* _Task item_: Only the line with "An interstellar probe" and the lines after it, to the end of the data, should appear in the answer, each reproduced exactly.

* _Data to process_:
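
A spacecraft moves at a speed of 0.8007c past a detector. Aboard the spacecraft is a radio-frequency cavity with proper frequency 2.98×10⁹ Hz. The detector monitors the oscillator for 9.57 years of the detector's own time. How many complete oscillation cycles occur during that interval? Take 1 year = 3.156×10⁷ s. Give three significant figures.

γ = 1/√(1 − 0.8007²) = 1/√0.3589 = 1.669
During 9.57 years of lab time, the oscillator's proper time advances by τ = Δt/γ = 9.57/1.669 = 5.733 years = 1.809×10⁸ s.
N = f × τ = 2.98×10⁹ × 1.809×10⁸ = 5.392×10¹⁷.

N = 5.39×10¹⁷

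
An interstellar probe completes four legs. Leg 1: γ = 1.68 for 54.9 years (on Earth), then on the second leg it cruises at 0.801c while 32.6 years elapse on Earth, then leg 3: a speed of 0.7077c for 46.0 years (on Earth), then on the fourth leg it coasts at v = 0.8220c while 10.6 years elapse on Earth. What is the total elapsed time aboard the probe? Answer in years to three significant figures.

Leg 1: γ = 1.68; τ_1 = 54.9/1.680 = 32.68 years.
Leg 2: γ = 1/√(1 − 0.801²) = 1/√0.3584 = 1.670; τ_2 = 32.6/1.670 = 19.52 years.
Leg 3: γ = 1/√(1 − 0.7077²) = 1/√0.4992 = 1.415; τ_3 = 46.0/1.415 = 32.50 years.
Leg 4: γ = 1/√(1 − 0.8220²) = 1/√0.3243 = 1.756; τ_4 = 10.6/1.756 = 6.037 years.
Total: 32.68 + 19.52 + 32.50 + 6.037 years.

τ = 90.7 years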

* _Task solution_:
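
An interstellar probe completes four legs. Leg 1: γ = 1.68 for 54.9 years (on Earth), then on the second leg it cruises at 0.801c while 32.6 years elapse on Earth, then leg 3: a speed of 0.7077c for 46.0 years (on Earth), then on the fourth leg it coasts at v = 0.8220c while 10.6 years elapse on Earth. What is the total elapsed time aboard the probe? Answer in years to three significant figures.

Leg 1: γ = 1.68; τ_1 = 54.9/1.680 = 32.68 years.
Leg 2: γ = 1/√(1 − 0.801²) = 1/√0.3584 = 1.670; τ_2 = 32.6/1.670 = 19.52 years.
Leg 3: γ = 1/√(1 − 0.7077²) = 1/√0.4992 = 1.415; τ_3 = 46.0/1.415 = 32.50 years.
Leg 4: γ = 1/√(1 − 0.8220²) = 1/√0.3243 = 1.756; τ_4 = 10.6/1.756 = 6.037 years.
Total: 32.68 + 19.52 + 32.50 + 6.037 years.

τ = 90.7 years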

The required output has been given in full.